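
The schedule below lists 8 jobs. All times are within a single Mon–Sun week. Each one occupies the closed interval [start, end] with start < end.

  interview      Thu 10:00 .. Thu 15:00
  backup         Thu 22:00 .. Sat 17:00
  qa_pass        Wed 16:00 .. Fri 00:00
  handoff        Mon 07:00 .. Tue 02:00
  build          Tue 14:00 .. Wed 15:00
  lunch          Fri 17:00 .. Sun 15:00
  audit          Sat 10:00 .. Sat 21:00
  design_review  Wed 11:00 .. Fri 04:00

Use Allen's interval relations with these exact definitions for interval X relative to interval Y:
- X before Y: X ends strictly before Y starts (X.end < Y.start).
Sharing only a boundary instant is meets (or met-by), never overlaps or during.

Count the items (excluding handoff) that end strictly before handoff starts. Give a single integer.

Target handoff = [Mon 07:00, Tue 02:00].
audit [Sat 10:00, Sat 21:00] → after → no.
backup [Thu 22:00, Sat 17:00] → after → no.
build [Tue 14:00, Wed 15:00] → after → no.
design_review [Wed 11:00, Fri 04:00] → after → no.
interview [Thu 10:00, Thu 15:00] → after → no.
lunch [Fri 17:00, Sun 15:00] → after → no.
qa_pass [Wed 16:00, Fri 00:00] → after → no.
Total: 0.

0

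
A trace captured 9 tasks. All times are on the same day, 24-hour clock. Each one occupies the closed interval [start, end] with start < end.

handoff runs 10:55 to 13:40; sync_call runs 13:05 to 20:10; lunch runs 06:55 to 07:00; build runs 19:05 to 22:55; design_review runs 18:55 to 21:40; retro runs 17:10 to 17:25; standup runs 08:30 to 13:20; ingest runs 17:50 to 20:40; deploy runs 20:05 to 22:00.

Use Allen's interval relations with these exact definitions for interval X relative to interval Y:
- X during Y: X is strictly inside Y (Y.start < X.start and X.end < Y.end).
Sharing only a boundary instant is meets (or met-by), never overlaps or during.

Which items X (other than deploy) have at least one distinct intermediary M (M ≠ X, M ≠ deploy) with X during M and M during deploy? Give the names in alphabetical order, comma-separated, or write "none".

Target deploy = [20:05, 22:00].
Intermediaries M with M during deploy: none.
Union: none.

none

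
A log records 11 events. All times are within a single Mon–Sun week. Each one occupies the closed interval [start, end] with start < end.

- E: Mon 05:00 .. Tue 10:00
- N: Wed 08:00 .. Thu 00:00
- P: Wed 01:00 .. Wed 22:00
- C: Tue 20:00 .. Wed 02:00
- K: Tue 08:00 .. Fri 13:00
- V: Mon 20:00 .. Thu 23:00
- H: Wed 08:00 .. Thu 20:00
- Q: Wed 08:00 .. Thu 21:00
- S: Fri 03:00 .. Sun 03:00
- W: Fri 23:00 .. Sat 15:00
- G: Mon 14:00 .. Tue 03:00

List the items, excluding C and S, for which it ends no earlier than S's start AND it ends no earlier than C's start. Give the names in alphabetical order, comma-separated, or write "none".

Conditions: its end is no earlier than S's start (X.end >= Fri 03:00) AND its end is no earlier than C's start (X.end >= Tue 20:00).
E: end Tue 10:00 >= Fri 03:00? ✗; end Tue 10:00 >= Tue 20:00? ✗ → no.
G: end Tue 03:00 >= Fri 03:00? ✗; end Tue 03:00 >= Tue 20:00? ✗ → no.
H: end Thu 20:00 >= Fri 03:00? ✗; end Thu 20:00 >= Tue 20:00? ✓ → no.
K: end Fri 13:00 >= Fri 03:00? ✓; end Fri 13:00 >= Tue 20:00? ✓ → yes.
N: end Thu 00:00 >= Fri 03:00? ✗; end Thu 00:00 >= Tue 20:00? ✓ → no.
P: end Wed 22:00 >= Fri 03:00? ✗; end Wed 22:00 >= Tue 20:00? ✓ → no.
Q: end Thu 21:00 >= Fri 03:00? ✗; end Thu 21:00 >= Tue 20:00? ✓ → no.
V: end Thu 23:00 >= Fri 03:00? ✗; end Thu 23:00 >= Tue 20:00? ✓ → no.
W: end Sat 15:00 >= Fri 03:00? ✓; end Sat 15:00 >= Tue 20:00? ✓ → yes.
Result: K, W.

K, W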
════
Each line above that has the word "week" must be copied.

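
The schedule below lists 8 jobs. All times are within a single Mon–Sun week. Each one occupies the closed interval [start, end] with start < end.
A log records 11 events. All times are within a single Mon–Sun week. Each one occupies the closed interval [start, end] with start < end.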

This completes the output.